──────── Materials provided ────────

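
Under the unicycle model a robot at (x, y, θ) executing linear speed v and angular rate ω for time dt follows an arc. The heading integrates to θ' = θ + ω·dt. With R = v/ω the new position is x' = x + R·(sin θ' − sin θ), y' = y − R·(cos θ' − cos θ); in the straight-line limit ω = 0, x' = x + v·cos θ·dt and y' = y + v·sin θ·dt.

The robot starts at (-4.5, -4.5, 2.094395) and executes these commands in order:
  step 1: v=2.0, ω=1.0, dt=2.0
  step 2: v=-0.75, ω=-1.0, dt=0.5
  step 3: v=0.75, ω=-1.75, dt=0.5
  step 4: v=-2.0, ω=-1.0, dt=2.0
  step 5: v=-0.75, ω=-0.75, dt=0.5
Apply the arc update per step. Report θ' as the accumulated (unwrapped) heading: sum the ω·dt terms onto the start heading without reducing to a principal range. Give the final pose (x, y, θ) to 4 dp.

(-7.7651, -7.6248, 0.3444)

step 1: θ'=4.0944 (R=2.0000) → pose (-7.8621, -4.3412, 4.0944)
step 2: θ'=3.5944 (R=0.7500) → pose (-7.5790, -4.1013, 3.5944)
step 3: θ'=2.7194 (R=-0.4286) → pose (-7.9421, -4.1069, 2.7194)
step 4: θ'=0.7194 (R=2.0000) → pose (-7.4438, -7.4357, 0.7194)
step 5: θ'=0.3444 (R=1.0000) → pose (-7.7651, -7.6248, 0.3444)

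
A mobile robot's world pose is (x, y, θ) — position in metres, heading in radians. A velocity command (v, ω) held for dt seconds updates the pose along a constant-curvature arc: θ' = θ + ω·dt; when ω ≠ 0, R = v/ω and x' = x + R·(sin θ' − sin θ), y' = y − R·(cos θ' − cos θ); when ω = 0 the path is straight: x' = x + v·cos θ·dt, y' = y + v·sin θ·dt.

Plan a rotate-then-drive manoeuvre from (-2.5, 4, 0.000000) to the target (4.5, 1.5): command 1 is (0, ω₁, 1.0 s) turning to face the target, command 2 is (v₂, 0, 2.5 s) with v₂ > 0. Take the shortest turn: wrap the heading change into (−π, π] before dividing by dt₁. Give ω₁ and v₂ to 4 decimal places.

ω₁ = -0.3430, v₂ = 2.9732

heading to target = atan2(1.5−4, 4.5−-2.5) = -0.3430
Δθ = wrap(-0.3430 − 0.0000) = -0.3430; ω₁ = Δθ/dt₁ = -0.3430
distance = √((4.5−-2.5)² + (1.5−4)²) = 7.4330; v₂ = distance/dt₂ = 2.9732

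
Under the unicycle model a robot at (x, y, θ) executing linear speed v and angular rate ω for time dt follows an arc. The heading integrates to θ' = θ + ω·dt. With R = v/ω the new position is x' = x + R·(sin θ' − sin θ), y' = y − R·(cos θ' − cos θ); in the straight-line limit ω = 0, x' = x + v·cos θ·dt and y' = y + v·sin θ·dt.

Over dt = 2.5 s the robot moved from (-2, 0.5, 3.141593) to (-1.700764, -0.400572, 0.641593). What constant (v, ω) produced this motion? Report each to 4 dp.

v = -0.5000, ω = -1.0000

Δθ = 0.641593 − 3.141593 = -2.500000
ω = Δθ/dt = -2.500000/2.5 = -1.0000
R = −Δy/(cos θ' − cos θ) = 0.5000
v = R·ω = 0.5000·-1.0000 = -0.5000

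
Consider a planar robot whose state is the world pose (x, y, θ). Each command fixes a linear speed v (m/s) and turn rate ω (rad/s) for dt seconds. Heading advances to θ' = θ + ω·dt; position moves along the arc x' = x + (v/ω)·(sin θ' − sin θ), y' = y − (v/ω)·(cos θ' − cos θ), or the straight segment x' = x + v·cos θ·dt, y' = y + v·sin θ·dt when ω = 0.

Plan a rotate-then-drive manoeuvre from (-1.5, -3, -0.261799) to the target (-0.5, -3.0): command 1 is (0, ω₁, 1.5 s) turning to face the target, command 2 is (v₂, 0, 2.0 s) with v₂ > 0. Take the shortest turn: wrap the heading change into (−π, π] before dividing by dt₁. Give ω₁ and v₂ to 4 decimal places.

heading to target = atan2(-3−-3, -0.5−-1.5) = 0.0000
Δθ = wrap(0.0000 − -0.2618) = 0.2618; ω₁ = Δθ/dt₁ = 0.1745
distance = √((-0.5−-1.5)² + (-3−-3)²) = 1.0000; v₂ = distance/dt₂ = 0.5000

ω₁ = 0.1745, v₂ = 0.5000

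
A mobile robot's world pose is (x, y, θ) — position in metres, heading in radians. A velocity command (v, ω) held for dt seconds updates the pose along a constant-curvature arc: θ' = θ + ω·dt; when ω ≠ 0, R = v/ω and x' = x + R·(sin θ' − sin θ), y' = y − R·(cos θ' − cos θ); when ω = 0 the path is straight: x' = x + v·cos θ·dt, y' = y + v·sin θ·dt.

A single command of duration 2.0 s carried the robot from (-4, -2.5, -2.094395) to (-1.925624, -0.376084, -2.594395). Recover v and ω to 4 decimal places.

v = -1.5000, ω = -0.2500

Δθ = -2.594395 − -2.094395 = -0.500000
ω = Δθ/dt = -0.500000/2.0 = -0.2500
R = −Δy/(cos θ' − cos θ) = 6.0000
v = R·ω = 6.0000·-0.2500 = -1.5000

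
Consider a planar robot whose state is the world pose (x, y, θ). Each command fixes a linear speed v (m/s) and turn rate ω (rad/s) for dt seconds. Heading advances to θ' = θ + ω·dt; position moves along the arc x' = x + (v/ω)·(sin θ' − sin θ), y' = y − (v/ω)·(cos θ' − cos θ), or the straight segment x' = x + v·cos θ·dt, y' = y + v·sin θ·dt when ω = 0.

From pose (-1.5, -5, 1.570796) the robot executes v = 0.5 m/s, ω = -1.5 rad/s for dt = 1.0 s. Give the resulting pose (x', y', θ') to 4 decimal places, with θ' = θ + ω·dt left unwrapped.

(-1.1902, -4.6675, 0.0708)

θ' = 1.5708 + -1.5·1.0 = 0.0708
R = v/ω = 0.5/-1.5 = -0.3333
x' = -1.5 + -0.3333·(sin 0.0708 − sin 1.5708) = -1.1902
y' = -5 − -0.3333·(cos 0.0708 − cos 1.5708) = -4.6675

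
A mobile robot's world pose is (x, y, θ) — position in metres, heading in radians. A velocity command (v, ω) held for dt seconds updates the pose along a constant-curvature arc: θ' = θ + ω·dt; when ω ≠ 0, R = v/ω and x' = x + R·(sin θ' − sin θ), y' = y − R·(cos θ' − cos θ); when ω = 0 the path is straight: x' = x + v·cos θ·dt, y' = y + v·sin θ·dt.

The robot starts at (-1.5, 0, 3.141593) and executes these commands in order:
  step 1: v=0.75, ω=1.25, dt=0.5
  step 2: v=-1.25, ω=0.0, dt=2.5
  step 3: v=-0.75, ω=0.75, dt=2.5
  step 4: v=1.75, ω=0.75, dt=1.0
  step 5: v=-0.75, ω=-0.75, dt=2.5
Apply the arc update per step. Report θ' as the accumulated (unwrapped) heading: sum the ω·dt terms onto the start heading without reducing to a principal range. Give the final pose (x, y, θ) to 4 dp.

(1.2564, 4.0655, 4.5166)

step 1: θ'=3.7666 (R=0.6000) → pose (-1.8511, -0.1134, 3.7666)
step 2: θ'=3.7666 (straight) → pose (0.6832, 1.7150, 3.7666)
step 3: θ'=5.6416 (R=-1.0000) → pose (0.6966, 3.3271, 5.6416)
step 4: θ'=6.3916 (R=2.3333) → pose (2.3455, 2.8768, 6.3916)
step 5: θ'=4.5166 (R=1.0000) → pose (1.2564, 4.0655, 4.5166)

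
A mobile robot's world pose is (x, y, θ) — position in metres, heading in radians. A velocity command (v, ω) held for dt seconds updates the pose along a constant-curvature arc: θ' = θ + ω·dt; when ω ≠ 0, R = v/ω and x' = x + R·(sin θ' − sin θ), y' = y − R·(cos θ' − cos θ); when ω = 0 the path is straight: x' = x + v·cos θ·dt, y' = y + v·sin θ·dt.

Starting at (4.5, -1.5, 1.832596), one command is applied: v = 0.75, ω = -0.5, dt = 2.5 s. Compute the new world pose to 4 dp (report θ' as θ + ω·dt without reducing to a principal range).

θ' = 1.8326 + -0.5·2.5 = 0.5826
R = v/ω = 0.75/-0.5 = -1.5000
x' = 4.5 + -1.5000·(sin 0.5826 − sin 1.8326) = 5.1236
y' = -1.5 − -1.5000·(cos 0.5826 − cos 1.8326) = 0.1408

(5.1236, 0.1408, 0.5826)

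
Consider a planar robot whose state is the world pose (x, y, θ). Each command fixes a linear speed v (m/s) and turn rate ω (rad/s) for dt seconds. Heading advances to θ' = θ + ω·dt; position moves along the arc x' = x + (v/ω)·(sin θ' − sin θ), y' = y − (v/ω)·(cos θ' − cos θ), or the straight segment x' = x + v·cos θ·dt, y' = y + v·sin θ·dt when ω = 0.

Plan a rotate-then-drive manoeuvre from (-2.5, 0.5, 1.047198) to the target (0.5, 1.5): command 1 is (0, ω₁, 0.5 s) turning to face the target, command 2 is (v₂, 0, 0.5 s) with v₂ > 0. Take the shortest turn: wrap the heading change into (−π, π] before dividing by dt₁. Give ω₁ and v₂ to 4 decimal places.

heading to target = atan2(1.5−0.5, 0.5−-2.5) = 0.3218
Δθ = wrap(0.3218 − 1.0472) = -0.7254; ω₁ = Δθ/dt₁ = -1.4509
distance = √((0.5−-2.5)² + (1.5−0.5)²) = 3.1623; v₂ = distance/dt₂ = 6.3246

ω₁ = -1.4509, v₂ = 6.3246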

────────

▸ **What you should do**
Only the lines above from the line containing "From pose (-1.5, -5, 1.570796)" through the line containing "step 5: v=-0.75, ω=-0.75, dt=2.5" should be retyped, exactly and with both ends included.

▸ **Task solution**
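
From pose (-1.5, -5, 1.570796) the robot executes v = 0.5 m/s, ω = -1.5 rad/s for dt = 1.0 s. Give the resulting pose (x', y', θ') to 4 decimal places, with θ' = θ + ω·dt left unwrapped.

(-1.1902, -4.6675, 0.0708)

θ' = 1.5708 + -1.5·1.0 = 0.0708
R = v/ω = 0.5/-1.5 = -0.3333
x' = -1.5 + -0.3333·(sin 0.0708 − sin 1.5708) = -1.1902
y' = -5 − -0.3333·(cos 0.0708 − cos 1.5708) = -4.6675

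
A mobile robot's world pose is (x, y, θ) — position in metres, heading in radians. A velocity command (v, ω) held for dt seconds updates the pose along a constant-curvature arc: θ' = θ + ω·dt; when ω ≠ 0, R = v/ω and x' = x + R·(sin θ' − sin θ), y' = y − R·(cos θ' − cos θ); when ω = 0 the path is straight: x' = x + v·cos θ·dt, y' = y + v·sin θ·dt.

The robot starts at (-1.5, 0, 3.141593) and executes these commands in order:
  step 1: v=0.75, ω=1.25, dt=0.5
  step 2: v=-1.25, ω=0.0, dt=2.5
  step 3: v=-0.75, ω=0.75, dt=2.5
  step 4: v=1.75, ω=0.75, dt=1.0
  step 5: v=-0.75, ω=-0.75, dt=2.5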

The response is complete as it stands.